• **Exercise details**
Your answer should be a single number: the count of lines in the records below containing the word "following".

[[ Data listing open ]]

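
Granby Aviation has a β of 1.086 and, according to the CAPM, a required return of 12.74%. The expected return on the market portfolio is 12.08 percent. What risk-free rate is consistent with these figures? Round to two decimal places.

E(R) = R_f + β(E(R_m) − R_f) = R_f(1 − β) + β·E(R_m)
12.74% = R_f × (1 − 1.086) + 1.086 × 12.08%
12.74% = R_f × -0.086 + 13.11888%
R_f = (12.74% − 13.11888%) / -0.086 = 4.41%

4.41%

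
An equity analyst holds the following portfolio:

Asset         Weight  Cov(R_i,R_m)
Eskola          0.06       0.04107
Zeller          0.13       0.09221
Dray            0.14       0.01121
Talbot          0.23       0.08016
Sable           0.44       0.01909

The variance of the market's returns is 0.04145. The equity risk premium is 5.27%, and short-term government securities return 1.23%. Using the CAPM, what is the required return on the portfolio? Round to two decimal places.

β_Eskola = 0.04107 / 0.04145 = 0.9908
β_Zeller = 0.09221 / 0.04145 = 2.2246
β_Dray = 0.01121 / 0.04145 = 0.2704
β_Talbot = 0.08016 / 0.04145 = 1.9339
β_Sable = 0.01909 / 0.04145 = 0.4606
β_P = Σ w_i β_i = 0.06×0.9908 + 0.13×2.2246 + 0.14×0.2704 + 0.23×1.9339 + 0.44×0.4606 = 1.0340
E(R_P) = R_f + β_P × MRP = 1.23% + 1.0340 × 5.27% = 6.68%

6.68%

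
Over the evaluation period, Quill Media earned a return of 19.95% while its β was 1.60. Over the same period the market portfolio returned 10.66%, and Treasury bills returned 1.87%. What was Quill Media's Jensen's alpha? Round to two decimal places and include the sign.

Market excess return = 10.66% − 1.87% = 8.79%
CAPM benchmark = R_f + β(R_m − R_f) = 1.87% + 1.60 × 8.79% = 15.9340%
α = actual − benchmark = 19.95% − 15.9340% = +4.02%

+4.02%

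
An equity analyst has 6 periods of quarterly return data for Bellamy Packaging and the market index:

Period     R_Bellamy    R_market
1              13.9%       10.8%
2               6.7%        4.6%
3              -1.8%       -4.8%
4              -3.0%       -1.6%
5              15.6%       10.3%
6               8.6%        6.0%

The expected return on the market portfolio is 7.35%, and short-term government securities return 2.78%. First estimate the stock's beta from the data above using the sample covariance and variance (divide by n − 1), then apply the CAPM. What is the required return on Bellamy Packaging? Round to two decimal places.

Mean R_i = (13.9 + 6.7 − 1.8 − 3.0 + 15.6 + 8.6) / 6 = 6.6667%
Mean R_m = (10.8 + 4.6 − 4.8 − 1.6 + 10.3 + 6.0) / 6 = 4.2167%
Σ(R_i − R̄_i)(R_m − R̄_m) = 237.9933  ⇒  Cov = 237.9933 / 5 = 47.5987
Σ(R_m − R̄_m)² = 198.8083  ⇒  Var(R_m) = 198.8083 / 5 = 39.7617
β = Cov / Var(R_m) = 47.5987 / 39.7617 = 1.1971
MRP = 7.35% − 2.78% = 4.57%
E(R) = R_f + β × MRP = 2.78% + 1.1971 × 4.57% = 8.25%

8.25%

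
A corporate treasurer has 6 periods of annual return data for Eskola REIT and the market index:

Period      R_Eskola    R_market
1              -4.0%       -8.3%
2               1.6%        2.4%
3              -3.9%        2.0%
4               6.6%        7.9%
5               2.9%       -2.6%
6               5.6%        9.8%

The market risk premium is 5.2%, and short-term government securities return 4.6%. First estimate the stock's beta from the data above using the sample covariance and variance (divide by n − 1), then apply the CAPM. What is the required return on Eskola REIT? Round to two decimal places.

Mean R_i = (-4.0 + 1.6 − 3.9 + 6.6 + 2.9 + 5.6) / 6 = 1.4667%
Mean R_m = (-8.3 + 2.4 + 2.0 + 7.9 − 2.6 + 9.8) / 6 = 1.8667%
Σ(R_i − R̄_i)(R_m − R̄_m) = 112.2933  ⇒  Cov = 112.2933 / 5 = 22.4587
Σ(R_m − R̄_m)² = 222.9533  ⇒  Var(R_m) = 222.9533 / 5 = 44.5907
β = Cov / Var(R_m) = 22.4587 / 44.5907 = 0.5037
E(R) = R_f + β × MRP = 4.6% + 0.5037 × 5.2% = 7.22%

7.22%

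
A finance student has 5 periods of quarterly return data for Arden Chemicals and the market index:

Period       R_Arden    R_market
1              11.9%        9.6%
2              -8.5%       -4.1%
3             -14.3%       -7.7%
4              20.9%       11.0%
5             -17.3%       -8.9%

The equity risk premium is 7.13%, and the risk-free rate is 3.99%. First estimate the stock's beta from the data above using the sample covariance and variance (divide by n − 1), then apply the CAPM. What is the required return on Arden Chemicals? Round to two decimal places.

Mean R_i = (11.9 − 8.5 − 14.3 + 20.9 − 17.3) / 5 = -1.4600%
Mean R_m = (9.6 − 4.1 − 7.7 + 11.0 − 8.9) / 5 = -0.0200%
Σ(R_i − R̄_i)(R_m − R̄_m) = 642.9240  ⇒  Cov = 642.9240 / 4 = 160.7310
Σ(R_m − R̄_m)² = 368.4680  ⇒  Var(R_m) = 368.4680 / 4 = 92.1170
β = Cov / Var(R_m) = 160.7310 / 92.1170 = 1.7449
E(R) = R_f + β × MRP = 3.99% + 1.7449 × 7.13% = 16.43%

16.43%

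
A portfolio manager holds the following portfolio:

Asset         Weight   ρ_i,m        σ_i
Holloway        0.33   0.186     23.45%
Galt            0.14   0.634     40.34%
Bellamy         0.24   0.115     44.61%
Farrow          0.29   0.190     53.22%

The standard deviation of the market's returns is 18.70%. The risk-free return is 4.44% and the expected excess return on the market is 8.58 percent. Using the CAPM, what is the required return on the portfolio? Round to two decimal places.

8.65%

β_Holloway = 0.186 × 23.45% / 18.70% = 0.2332
β_Galt = 0.634 × 40.34% / 18.70% = 1.3677
β_Bellamy = 0.115 × 44.61% / 18.70% = 0.2743
β_Farrow = 0.190 × 53.22% / 18.70% = 0.5407
β_P = Σ w_i β_i = 0.33×0.2332 + 0.14×1.3677 + 0.24×0.2743 + 0.29×0.5407 = 0.4911
E(R_P) = R_f + β_P × MRP = 4.44% + 0.4911 × 8.58% = 8.65%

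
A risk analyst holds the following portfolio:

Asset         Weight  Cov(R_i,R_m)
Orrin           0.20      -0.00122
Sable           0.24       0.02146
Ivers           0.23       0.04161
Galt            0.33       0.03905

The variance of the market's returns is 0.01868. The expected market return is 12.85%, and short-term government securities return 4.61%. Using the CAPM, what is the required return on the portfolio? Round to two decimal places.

16.68%

β_Orrin = -0.00122 / 0.01868 = -0.0653
β_Sable = 0.02146 / 0.01868 = 1.1488
β_Ivers = 0.04161 / 0.01868 = 2.2275
β_Galt = 0.03905 / 0.01868 = 2.0905
β_P = Σ w_i β_i = 0.20×-0.0653 + 0.24×1.1488 + 0.23×2.2275 + 0.33×2.0905 = 1.4648
MRP = 12.85% − 4.61% = 8.24%
E(R_P) = R_f + β_P × MRP = 4.61% + 1.4648 × 8.24% = 16.68%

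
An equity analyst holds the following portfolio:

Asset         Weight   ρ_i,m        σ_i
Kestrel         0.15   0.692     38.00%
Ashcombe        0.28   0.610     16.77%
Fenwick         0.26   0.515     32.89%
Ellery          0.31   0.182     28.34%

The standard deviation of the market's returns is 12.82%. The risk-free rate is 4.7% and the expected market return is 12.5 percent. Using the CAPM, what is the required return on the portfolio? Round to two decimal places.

β_Kestrel = 0.692 × 38.00% / 12.82% = 2.0512
β_Ashcombe = 0.610 × 16.77% / 12.82% = 0.7979
β_Fenwick = 0.515 × 32.89% / 12.82% = 1.3212
β_Ellery = 0.182 × 28.34% / 12.82% = 0.4023
β_P = Σ w_i β_i = 0.15×2.0512 + 0.28×0.7979 + 0.26×1.3212 + 0.31×0.4023 = 0.9993
MRP = 12.5% − 4.7% = 7.80%
E(R_P) = R_f + β_P × MRP = 4.7% + 0.9993 × 7.8% = 12.49%

12.49%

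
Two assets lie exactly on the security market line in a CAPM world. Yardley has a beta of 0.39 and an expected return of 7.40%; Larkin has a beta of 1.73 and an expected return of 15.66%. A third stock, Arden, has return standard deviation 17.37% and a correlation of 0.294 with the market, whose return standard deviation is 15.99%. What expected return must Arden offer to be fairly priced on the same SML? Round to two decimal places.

MRP = (15.66% − 7.40%) / (1.73 − 0.39) = 6.1642%
R_f = 7.40% − 0.39 × 6.1642% = 4.9960%
β_Arden = ρ·σ_i/σ_m = 0.294 × 17.37 / 15.99 = 0.3194
E(R_Arden) = R_f + β × MRP = 4.9960% + 0.3194 × 6.1642% = 6.96%

6.96%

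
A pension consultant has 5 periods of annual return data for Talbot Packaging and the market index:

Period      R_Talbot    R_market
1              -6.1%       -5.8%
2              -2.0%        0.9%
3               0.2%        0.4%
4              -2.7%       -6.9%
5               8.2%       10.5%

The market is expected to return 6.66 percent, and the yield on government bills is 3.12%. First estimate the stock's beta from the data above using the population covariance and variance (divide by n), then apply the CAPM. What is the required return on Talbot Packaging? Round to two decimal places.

Mean R_i = (-6.1 − 2.0 + 0.2 − 2.7 + 8.2) / 5 = -0.4800%
Mean R_m = (-5.8 + 0.9 + 0.4 − 6.9 + 10.5) / 5 = -0.1800%
Σ(R_i − R̄_i)(R_m − R̄_m) = 137.9580  ⇒  Cov = 137.9580 / 5 = 27.5916
Σ(R_m − R̄_m)² = 192.3080  ⇒  Var(R_m) = 192.3080 / 5 = 38.4616
β = Cov / Var(R_m) = 27.5916 / 38.4616 = 0.7174
MRP = 6.66% − 3.12% = 3.54%
E(R) = R_f + β × MRP = 3.12% + 0.7174 × 3.54% = 5.66%

5.66%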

[[ Data listing closed ]]

• **Response**
4